Saved entries:

***

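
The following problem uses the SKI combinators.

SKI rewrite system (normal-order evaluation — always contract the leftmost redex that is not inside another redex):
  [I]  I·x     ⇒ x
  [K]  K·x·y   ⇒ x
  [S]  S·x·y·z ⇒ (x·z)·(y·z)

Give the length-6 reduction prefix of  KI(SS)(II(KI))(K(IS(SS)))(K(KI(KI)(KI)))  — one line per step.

Answer: after 6 steps: K(KI(KI)(KI))

Derivation:
  start: KI(SS)(II(KI))(K(IS(SS)))(K(KI(KI)(KI)))
  [1] I(II(KI))(K(IS(SS)))(K(KI(KI)(KI)))
  [2] II(KI)(K(IS(SS)))(K(KI(KI)(KI)))
  [3] I(KI)(K(IS(SS)))(K(KI(KI)(KI)))
  [4] KI(K(IS(SS)))(K(KI(KI)(KI)))
  [5] I(K(KI(KI)(KI)))
  [6] K(KI(KI)(KI))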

***

WHAT THIS TASK INVOLVES>
Having read the entries above, set each one down again exactly.

EXPECTED OUTPUT>
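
The following problem uses the SKI combinators.

SKI rewrite system (normal-order evaluation — always contract the leftmost redex that is not inside another redex):
  [I]  I·x     ⇒ x
  [K]  K·x·y   ⇒ x
  [S]  S·x·y·z ⇒ (x·z)·(y·z)

Give the length-6 reduction prefix of  KI(SS)(II(KI))(K(IS(SS)))(K(KI(KI)(KI)))  — one line per step.

Answer: after 6 steps: K(KI(KI)(KI))

Derivation:
  start: KI(SS)(II(KI))(K(IS(SS)))(K(KI(KI)(KI)))
  [1] I(II(KI))(K(IS(SS)))(K(KI(KI)(KI)))
  [2] II(KI)(K(IS(SS)))(K(KI(KI)(KI)))
  [3] I(KI)(K(IS(SS)))(K(KI(KI)(KI)))
  [4] KI(K(IS(SS)))(K(KI(KI)(KI)))
  [5] I(K(KI(KI)(KI)))
  [6] K(KI(KI)(KI))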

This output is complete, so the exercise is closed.